# Task requirements:
From the line with "Is F = (y**2" to the last line of the data below, repeat every line exactly and add nothing.

# Listed records:

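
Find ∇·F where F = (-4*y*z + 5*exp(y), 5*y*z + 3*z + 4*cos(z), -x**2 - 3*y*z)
-3*y + 5*z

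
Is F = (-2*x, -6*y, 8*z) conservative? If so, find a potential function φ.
Yes, F is conservative. φ = -x**2 - 3*y**2 + 4*z**2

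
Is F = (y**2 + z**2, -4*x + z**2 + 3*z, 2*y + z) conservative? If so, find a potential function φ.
No, ∇×F = (-2*z - 1, 2*z, -2*y - 4) ≠ 0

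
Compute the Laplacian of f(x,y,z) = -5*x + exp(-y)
exp(-y)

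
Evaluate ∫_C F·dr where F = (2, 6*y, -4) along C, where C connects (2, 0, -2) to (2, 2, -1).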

# Written answer:
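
Is F = (y**2 + z**2, -4*x + z**2 + 3*z, 2*y + z) conservative? If so, find a potential function φ.
No, ∇×F = (-2*z - 1, 2*z, -2*y - 4) ≠ 0

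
Compute the Laplacian of f(x,y,z) = -5*x + exp(-y)
exp(-y)

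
Evaluate ∫_C F·dr where F = (2, 6*y, -4) along C, where C connects (2, 0, -2) to (2, 2, -1).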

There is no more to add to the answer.